**Data to use**

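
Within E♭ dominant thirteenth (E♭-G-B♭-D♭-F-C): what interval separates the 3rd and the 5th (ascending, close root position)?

That puts G below B♭.
G up to B♭ is 3 semitones, a half step narrower than a major third, so the interval is minor.

minor third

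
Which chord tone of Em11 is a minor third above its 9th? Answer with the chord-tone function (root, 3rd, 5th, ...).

11th

E minor eleventh is spelled E-G-B-D-F♯-A.
The 9th is F♯. A minor third above F♯ is A.
A is the chord's 11th.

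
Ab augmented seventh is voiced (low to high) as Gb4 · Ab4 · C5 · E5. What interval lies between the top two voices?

major 3rd

Those voices are C5 and E5.
Counting 3 letters and 4 half steps from C gives a major third.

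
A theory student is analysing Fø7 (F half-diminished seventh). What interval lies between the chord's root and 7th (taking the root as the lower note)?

Spelling the chord: F–A♭–C♭–E♭.
The root is F and the 7th is E♭.
From F to E♭: 10 semitones over a seventh = minor.

minor seventh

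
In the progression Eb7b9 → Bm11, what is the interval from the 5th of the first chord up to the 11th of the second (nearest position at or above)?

augmented fourth

Eb7b9 has Bb as its 5th, and Bm11 has E as its 11th.
Bb up to E is 6 semitones, a half step wider than a perfect fourth, so the interval is augmented.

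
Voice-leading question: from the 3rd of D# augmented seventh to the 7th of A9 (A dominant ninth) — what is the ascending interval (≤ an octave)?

diminished second

D# augmented seventh has F## as its 3rd, and A9 (A dominant ninth) has G as its 7th.
From F## to G: 0 semitones over a second = diminished.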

**What this task involves**
Up to and including the last line above, starting with the line that contains "In the progression", return each line exactly and nothing else.

**Result**
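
In the progression Eb7b9 → Bm11, what is the interval from the 5th of the first chord up to the 11th of the second (nearest position at or above)?

augmented fourth

Eb7b9 has Bb as its 5th, and Bm11 has E as its 11th.
Bb up to E is 6 semitones, a half step wider than a perfect fourth, so the interval is augmented.

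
Voice-leading question: from the 3rd of D# augmented seventh to the 7th of A9 (A dominant ninth) — what is the ascending interval (≤ an octave)?

diminished second

D# augmented seventh has F## as its 3rd, and A9 (A dominant ninth) has G as its 7th.
From F## to G: 0 semitones over a second = diminished.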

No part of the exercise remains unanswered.